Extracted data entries
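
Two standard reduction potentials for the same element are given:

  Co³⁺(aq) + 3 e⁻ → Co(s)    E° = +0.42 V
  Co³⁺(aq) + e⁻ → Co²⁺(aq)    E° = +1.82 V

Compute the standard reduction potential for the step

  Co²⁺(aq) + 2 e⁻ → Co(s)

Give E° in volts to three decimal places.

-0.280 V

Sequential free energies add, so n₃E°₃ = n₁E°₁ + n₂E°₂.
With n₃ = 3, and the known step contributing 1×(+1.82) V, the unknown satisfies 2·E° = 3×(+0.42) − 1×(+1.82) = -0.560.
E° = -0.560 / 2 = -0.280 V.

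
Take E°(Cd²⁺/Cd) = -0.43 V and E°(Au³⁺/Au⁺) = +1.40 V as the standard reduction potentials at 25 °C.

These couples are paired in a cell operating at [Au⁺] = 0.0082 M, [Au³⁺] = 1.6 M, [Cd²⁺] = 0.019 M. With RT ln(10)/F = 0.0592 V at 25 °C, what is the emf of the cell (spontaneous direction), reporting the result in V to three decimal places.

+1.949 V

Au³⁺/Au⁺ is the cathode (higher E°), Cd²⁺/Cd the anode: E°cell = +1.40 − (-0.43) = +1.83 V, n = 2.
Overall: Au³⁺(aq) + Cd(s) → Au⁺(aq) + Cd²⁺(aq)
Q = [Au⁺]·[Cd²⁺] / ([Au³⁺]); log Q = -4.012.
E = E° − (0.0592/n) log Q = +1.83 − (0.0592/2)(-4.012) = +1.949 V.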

## INSTRUCTIONS FOR THE TASK
No line before the one containing "These couples are" belongs in the answer; give again exactly that line and all lines after it through the end of the data.

## FINAL ANSWER
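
These couples are paired in a cell operating at [Au⁺] = 0.0082 M, [Au³⁺] = 1.6 M, [Cd²⁺] = 0.019 M. With RT ln(10)/F = 0.0592 V at 25 °C, what is the emf of the cell (spontaneous direction), reporting the result in V to three decimal places.

+1.949 V

Au³⁺/Au⁺ is the cathode (higher E°), Cd²⁺/Cd the anode: E°cell = +1.40 − (-0.43) = +1.83 V, n = 2.
Overall: Au³⁺(aq) + Cd(s) → Au⁺(aq) + Cd²⁺(aq)
Q = [Au⁺]·[Cd²⁺] / ([Au³⁺]); log Q = -4.012.
E = E° − (0.0592/n) log Q = +1.83 − (0.0592/2)(-4.012) = +1.949 V.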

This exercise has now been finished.